■ WHAT THE TASK REQUIRES
Every line between the top of the data below and the line with "Answer: I*sqrt(26)/2 ≈ 2.5495*I", both ends included, must be retyped exactly.
RECORDS FOR PROCESSING START
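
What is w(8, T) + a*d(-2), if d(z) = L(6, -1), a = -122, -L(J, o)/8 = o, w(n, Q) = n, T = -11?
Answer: -968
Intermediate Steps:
L(J, o) = -8*o
d(z) = 8 (d(z) = -8*(-1) = 8)
w(8, T) + a*d(-2) = 8 - 122*8 = 8 - 976 = -968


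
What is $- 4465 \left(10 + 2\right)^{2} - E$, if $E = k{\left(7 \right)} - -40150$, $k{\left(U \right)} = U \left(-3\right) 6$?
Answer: $-682984$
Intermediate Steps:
$k{\left(U \right)} = - 18 U$ ($k{\left(U \right)} = - 3 U 6 = - 18 U$)
$E = 40024$ ($E = \left(-18\right) 7 - -40150 = -126 + 40150 = 40024$)
$- 4465 \left(10 + 2\right)^{2} - E = - 4465 \left(10 + 2\right)^{2} - 40024 = - 4465 \cdot 12^{2} - 40024 = \left(-4465\right) 144 - 40024 = -642960 - 40024 = -682984$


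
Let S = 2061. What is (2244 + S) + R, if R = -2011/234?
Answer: 1005359/234 ≈ 4296.4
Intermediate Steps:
R = -2011/234 (R = -2011*1/234 = -2011/234 ≈ -8.5940)
(2244 + S) + R = (2244 + 2061) - 2011/234 = 4305 - 2011/234 = 1005359/234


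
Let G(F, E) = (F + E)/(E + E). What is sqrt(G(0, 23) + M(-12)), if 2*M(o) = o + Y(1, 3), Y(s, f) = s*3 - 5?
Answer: I*sqrt(26)/2 ≈ 2.5495*I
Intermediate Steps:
Y(s, f) = -5 + 3*s (Y(s, f) = 3*s - 5 = -5 + 3*s)
M(o) = -1 + o/2 (M(o) = (o + (-5 + 3*1))/2 = (o + (-5 + 3))/2 = (o - 2)/2 = (-2 + o)/2 = -1 + o/2)
G(F, E) = (E + F)/(2*E) (G(F, E) = (E + F)/((2*E)) = (E + F)*(1/(2*E)) = (E + F)/(2*E))
sqrt(G(0, 23) + M(-12)) = sqrt((1/2)*(23 + 0)/23 + (-1 + (1/2)*(-12))) = sqrt((1/2)*(1/23)*23 + (-1 - 6)) = sqrt(1/2 - 7) = sqrt(-13/2) = I*sqrt(26)/2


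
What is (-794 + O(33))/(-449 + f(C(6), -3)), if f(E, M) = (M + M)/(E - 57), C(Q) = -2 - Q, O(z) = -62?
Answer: 55640/29179 ≈ 1.9069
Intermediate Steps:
f(E, M) = 2*M/(-57 + E) (f(E, M) = (2*M)/(-57 + E) = 2*M/(-57 + E))
(-794 + O(33))/(-449 + f(C(6), -3)) = (-794 - 62)/(-449 + 2*(-3)/(-57 + (-2 - 1*6))) = -856/(-449 + 2*(-3)/(-57 + (-2 - 6))) = -856/(-449 + 2*(-3)/(-57 - 8)) = -856/(-449 + 2*(-3)/(-65)) = -856/(-449 + 2*(-3)*(-1/65)) = -856/(-449 + 6/65) = -856/(-29179/65) = -856*(-65/29179) = 55640/29179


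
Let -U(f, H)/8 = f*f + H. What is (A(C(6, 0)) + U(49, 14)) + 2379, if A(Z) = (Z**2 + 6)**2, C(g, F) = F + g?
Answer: -15177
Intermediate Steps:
U(f, H) = -8*H - 8*f**2 (U(f, H) = -8*(f*f + H) = -8*(f**2 + H) = -8*(H + f**2) = -8*H - 8*f**2)
A(Z) = (6 + Z**2)**2
(A(C(6, 0)) + U(49, 14)) + 2379 = ((6 + (0 + 6)**2)**2 + (-8*14 - 8*49**2)) + 2379 = ((6 + 6**2)**2 + (-112 - 8*2401)) + 2379 = ((6 + 36)**2 + (-112 - 19208)) + 2379 = (42**2 - 19320) + 2379 = (1764 - 19320) + 2379 = -17556 + 2379 = -15177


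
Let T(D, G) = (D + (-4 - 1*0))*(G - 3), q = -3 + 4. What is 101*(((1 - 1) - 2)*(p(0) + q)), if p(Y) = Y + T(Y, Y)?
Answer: -2626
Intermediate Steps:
q = 1
T(D, G) = (-4 + D)*(-3 + G) (T(D, G) = (D + (-4 + 0))*(-3 + G) = (D - 4)*(-3 + G) = (-4 + D)*(-3 + G))
p(Y) = 12 + Y**2 - 6*Y (p(Y) = Y + (12 - 4*Y - 3*Y + Y*Y) = Y + (12 - 4*Y - 3*Y + Y**2) = Y + (12 + Y**2 - 7*Y) = 12 + Y**2 - 6*Y)
101*(((1 - 1) - 2)*(p(0) + q)) = 101*(((1 - 1) - 2)*((12 + 0**2 - 6*0) + 1)) = 101*((0 - 2)*((12 + 0 + 0) + 1)) = 101*(-2*(12 + 1)) = 101*(-2*13) = 101*(-26) = -2626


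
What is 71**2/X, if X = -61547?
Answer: -5041/61547 ≈ -0.081905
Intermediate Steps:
71**2/X = 71**2/(-61547) = 5041*(-1/61547) = -5041/61547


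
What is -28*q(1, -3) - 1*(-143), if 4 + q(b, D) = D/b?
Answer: 339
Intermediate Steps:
q(b, D) = -4 + D/b
-28*q(1, -3) - 1*(-143) = -28*(-4 - 3/1) - 1*(-143) = -28*(-4 - 3*1) + 143 = -28*(-4 - 3) + 143 = -28*(-7) + 143 = 196 + 143 = 339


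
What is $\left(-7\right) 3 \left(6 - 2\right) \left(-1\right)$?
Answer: $84$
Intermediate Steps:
$\left(-7\right) 3 \left(6 - 2\right) \left(-1\right) = - 21 \cdot 4 \left(-1\right) = \left(-21\right) \left(-4\right) = 84$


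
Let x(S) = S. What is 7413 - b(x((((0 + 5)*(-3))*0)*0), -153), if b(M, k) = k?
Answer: 7566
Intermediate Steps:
7413 - b(x((((0 + 5)*(-3))*0)*0), -153) = 7413 - 1*(-153) = 7413 + 153 = 7566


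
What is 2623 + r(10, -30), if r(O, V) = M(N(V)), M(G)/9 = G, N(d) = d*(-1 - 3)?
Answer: 3703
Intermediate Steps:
N(d) = -4*d (N(d) = d*(-4) = -4*d)
M(G) = 9*G
r(O, V) = -36*V (r(O, V) = 9*(-4*V) = -36*V)
2623 + r(10, -30) = 2623 - 36*(-30) = 2623 + 1080 = 3703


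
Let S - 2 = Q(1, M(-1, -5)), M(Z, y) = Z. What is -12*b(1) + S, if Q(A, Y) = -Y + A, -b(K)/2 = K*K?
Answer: 28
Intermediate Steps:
b(K) = -2*K² (b(K) = -2*K*K = -2*K²)
Q(A, Y) = A - Y
S = 4 (S = 2 + (1 - 1*(-1)) = 2 + (1 + 1) = 2 + 2 = 4)
-12*b(1) + S = -(-24)*1² + 4 = -(-24) + 4 = -12*(-2) + 4 = 24 + 4 = 28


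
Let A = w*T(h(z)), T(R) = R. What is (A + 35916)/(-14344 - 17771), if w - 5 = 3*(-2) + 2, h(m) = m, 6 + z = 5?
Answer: -7183/6423 ≈ -1.1183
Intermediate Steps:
z = -1 (z = -6 + 5 = -1)
w = 1 (w = 5 + (3*(-2) + 2) = 5 + (-6 + 2) = 5 - 4 = 1)
A = -1 (A = 1*(-1) = -1)
(A + 35916)/(-14344 - 17771) = (-1 + 35916)/(-14344 - 17771) = 35915/(-32115) = 35915*(-1/32115) = -7183/6423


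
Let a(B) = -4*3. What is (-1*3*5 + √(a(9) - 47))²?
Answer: (15 - I*√59)² ≈ 166.0 - 230.43*I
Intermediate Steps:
a(B) = -12
(-1*3*5 + √(a(9) - 47))² = (-1*3*5 + √(-12 - 47))² = (-3*5 + √(-59))² = (-15 + I*√59)²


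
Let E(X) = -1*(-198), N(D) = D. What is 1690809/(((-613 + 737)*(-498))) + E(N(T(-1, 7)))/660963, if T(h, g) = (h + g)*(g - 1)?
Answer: -124172218019/4535087464 ≈ -27.380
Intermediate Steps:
T(h, g) = (-1 + g)*(g + h) (T(h, g) = (g + h)*(-1 + g) = (-1 + g)*(g + h))
E(X) = 198
1690809/(((-613 + 737)*(-498))) + E(N(T(-1, 7)))/660963 = 1690809/(((-613 + 737)*(-498))) + 198/660963 = 1690809/((124*(-498))) + 198*(1/660963) = 1690809/(-61752) + 66/220321 = 1690809*(-1/61752) + 66/220321 = -563603/20584 + 66/220321 = -124172218019/4535087464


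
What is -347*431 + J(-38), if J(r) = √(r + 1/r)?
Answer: -149557 + 17*I*√190/38 ≈ -1.4956e+5 + 6.1665*I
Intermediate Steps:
-347*431 + J(-38) = -347*431 + √(-38 + 1/(-38)) = -149557 + √(-38 - 1/38) = -149557 + √(-1445/38) = -149557 + 17*I*√190/38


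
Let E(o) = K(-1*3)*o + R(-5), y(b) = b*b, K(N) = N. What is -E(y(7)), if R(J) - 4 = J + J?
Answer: 153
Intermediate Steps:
R(J) = 4 + 2*J (R(J) = 4 + (J + J) = 4 + 2*J)
y(b) = b**2
E(o) = -6 - 3*o (E(o) = (-1*3)*o + (4 + 2*(-5)) = -3*o + (4 - 10) = -3*o - 6 = -6 - 3*o)
-E(y(7)) = -(-6 - 3*7**2) = -(-6 - 3*49) = -(-6 - 147) = -1*(-153) = 153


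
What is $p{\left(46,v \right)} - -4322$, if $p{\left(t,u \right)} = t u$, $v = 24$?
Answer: $5426$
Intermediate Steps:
$p{\left(46,v \right)} - -4322 = 46 \cdot 24 - -4322 = 1104 + 4322 = 5426$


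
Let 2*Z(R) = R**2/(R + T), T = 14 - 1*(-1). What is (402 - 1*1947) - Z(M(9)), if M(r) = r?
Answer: -24747/16 ≈ -1546.7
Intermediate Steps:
T = 15 (T = 14 + 1 = 15)
Z(R) = R**2/(2*(15 + R)) (Z(R) = (R**2/(R + 15))/2 = (R**2/(15 + R))/2 = R**2/(2*(15 + R)))
(402 - 1*1947) - Z(M(9)) = (402 - 1*1947) - 9**2/(2*(15 + 9)) = (402 - 1947) - 81/(2*24) = -1545 - 81/(2*24) = -1545 - 1*27/16 = -1545 - 27/16 = -24747/16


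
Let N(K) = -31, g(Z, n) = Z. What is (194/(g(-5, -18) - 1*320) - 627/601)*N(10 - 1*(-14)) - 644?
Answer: -115857861/195325 ≈ -593.15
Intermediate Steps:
(194/(g(-5, -18) - 1*320) - 627/601)*N(10 - 1*(-14)) - 644 = (194/(-5 - 1*320) - 627/601)*(-31) - 644 = (194/(-5 - 320) - 627*1/601)*(-31) - 644 = (194/(-325) - 627/601)*(-31) - 644 = (194*(-1/325) - 627/601)*(-31) - 644 = (-194/325 - 627/601)*(-31) - 644 = -320369/195325*(-31) - 644 = 9931439/195325 - 644 = -115857861/195325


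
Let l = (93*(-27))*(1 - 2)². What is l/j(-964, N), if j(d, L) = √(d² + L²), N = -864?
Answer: -2511*√104737/418948 ≈ -1.9397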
RECORDS FOR PROCESSING END
■ WORKED SOLUTION
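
What is w(8, T) + a*d(-2), if d(z) = L(6, -1), a = -122, -L(J, o)/8 = o, w(n, Q) = n, T = -11?
Answer: -968
Intermediate Steps:
L(J, o) = -8*o
d(z) = 8 (d(z) = -8*(-1) = 8)
w(8, T) + a*d(-2) = 8 - 122*8 = 8 - 976 = -968


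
What is $- 4465 \left(10 + 2\right)^{2} - E$, if $E = k{\left(7 \right)} - -40150$, $k{\left(U \right)} = U \left(-3\right) 6$?
Answer: $-682984$
Intermediate Steps:
$k{\left(U \right)} = - 18 U$ ($k{\left(U \right)} = - 3 U 6 = - 18 U$)
$E = 40024$ ($E = \left(-18\right) 7 - -40150 = -126 + 40150 = 40024$)
$- 4465 \left(10 + 2\right)^{2} - E = - 4465 \left(10 + 2\right)^{2} - 40024 = - 4465 \cdot 12^{2} - 40024 = \left(-4465\right) 144 - 40024 = -642960 - 40024 = -682984$


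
Let S = 2061. What is (2244 + S) + R, if R = -2011/234?
Answer: 1005359/234 ≈ 4296.4
Intermediate Steps:
R = -2011/234 (R = -2011*1/234 = -2011/234 ≈ -8.5940)
(2244 + S) + R = (2244 + 2061) - 2011/234 = 4305 - 2011/234 = 1005359/234


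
Let G(F, E) = (F + E)/(E + E). What is sqrt(G(0, 23) + M(-12)), if 2*M(o) = o + Y(1, 3), Y(s, f) = s*3 - 5?
Answer: I*sqrt(26)/2 ≈ 2.5495*I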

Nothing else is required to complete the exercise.